== WHAT IS BEING ASKED ==
At the line containing "V1 = 12.2∠13.3° V", begin repeating lines exactly, and stop only after the final line of the records below.

[Stored data]
▬▬▬▬▬▬▬▬▬▬

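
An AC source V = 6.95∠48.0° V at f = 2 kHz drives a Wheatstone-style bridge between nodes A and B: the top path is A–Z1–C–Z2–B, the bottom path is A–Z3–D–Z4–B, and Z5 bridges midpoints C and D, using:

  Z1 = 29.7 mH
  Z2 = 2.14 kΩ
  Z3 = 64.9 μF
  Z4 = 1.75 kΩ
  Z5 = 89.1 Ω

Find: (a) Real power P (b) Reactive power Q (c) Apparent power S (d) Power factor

Step 1 — Angular frequency: ω = 2π·f = 2π·2000 = 1.257e+04 rad/s.
Step 2 — Component impedances:
  Z1: Z = jωL = j·1.257e+04·0.0297 = 0 + j373.2 Ω
  Z2: Z = R = 2140 Ω
  Z3: Z = 1/(jωC) = -j/(ω·C) = 0 - j1.226 Ω
  Z4: Z = R = 1750 Ω
  Z5: Z = R = 89.1 Ω
Step 3 — Bridge requires nodal analysis (the Z5 bridge couples midpoints C and D, so the two paths cannot be reduced to a simple series/parallel combination). Setting node B to ground and injecting 1 A at node A, the 3-node admittance system at A, C, D solves to V_A = Z_AB = 979.7 + j2.741 Ω = 979.7∠0.2° Ω.
Step 4 — Source phasor: V = 6.95∠48.0° V = 4.65 + j5.165 V.
Step 5 — Current: I = V / Z = 0.004762 + j0.005259 A = 0.007094∠47.8° A.
Step 6 — Complex power: S = V·I* = 0.0493 + j0.0001379 VA.
Step 7 — Real power: P = Re(S) = 0.0493 W.
Step 8 — Reactive power: Q = Im(S) = 0.0001379 VAR.
Step 9 — Apparent power: |S| = 0.0493 VA.
Step 10 — Power factor: PF = P/|S| = 1 (lagging).

(a) P = 0.0493 W  (b) Q = 0.0001379 VAR  (c) S = 0.0493 VA  (d) PF = 1 (lagging)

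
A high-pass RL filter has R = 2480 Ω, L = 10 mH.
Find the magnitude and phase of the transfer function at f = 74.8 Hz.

Step 1 — Angular frequency: ω = 2π·74.8 = 470 rad/s.
Step 2 — Transfer function: H(jω) = jωL/(R + jωL).
Step 3 — Numerator jωL = j·4.7; denominator R + jωL = 2480 + j4.7.
Step 4 — H = 3.591e-06 + j0.001895.
Step 5 — Magnitude: |H| = 0.001895 (-54.4 dB); phase: φ = 89.9°.

|H| = 0.001895 (-54.4 dB), φ = 89.9°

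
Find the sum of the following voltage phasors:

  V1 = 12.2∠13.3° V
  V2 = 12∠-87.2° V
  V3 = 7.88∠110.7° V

Step 1 — Convert each phasor to rectangular form:
  V1 = 12.2·(cos(13.3°) + j·sin(13.3°)) = 11.87 + j2.807 V
  V2 = 12·(cos(-87.2°) + j·sin(-87.2°)) = 0.5862 - j11.99 V
  V3 = 7.88·(cos(110.7°) + j·sin(110.7°)) = -2.785 + j7.371 V
Step 2 — Sum components: V_total = 9.674 - j1.808 V.
Step 3 — Convert to polar: |V_total| = 9.841 V, ∠V_total = -10.6°.

V_total = 9.841∠-10.6° V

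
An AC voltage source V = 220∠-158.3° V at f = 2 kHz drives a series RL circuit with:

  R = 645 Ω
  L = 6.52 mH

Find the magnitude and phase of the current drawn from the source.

Step 1 — Angular frequency: ω = 2π·f = 2π·2000 = 1.257e+04 rad/s.
Step 2 — Component impedances:
  R: Z = R = 645 Ω
  L: Z = jωL = j·1.257e+04·0.00652 = 0 + j81.93 Ω
Step 3 — Series combination: Z_total = R + L = 645 + j81.93 Ω = 650.2∠7.2° Ω.
Step 4 — Source phasor: V = 220∠-158.3° V = -204.4 - j81.34 V.
Step 5 — Ohm's law: I = V / Z_total = (-204.4 - j81.34) / (645 + j81.93) = -0.3276 - j0.0845 A.
Step 6 — Convert to polar: |I| = 0.3384 A, ∠I = -165.5°.

I = 0.3384∠-165.5° A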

▬▬▬▬▬▬▬▬▬▬

== RESULT ==
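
  V1 = 12.2∠13.3° V
  V2 = 12∠-87.2° V
  V3 = 7.88∠110.7° V

Step 1 — Convert each phasor to rectangular form:
  V1 = 12.2·(cos(13.3°) + j·sin(13.3°)) = 11.87 + j2.807 V
  V2 = 12·(cos(-87.2°) + j·sin(-87.2°)) = 0.5862 - j11.99 V
  V3 = 7.88·(cos(110.7°) + j·sin(110.7°)) = -2.785 + j7.371 V
Step 2 — Sum components: V_total = 9.674 - j1.808 V.
Step 3 — Convert to polar: |V_total| = 9.841 V, ∠V_total = -10.6°.

V_total = 9.841∠-10.6° V

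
An AC voltage source V = 220∠-158.3° V at f = 2 kHz drives a series RL circuit with:

  R = 645 Ω
  L = 6.52 mH

Find the magnitude and phase of the current drawn from the source.

Step 1 — Angular frequency: ω = 2π·f = 2π·2000 = 1.257e+04 rad/s.
Step 2 — Component impedances:
  R: Z = R = 645 Ω
  L: Z = jωL = j·1.257e+04·0.00652 = 0 + j81.93 Ω
Step 3 — Series combination: Z_total = R + L = 645 + j81.93 Ω = 650.2∠7.2° Ω.
Step 4 — Source phasor: V = 220∠-158.3° V = -204.4 - j81.34 V.
Step 5 — Ohm's law: I = V / Z_total = (-204.4 - j81.34) / (645 + j81.93) = -0.3276 - j0.0845 A.
Step 6 — Convert to polar: |I| = 0.3384 A, ∠I = -165.5°.

I = 0.3384∠-165.5° A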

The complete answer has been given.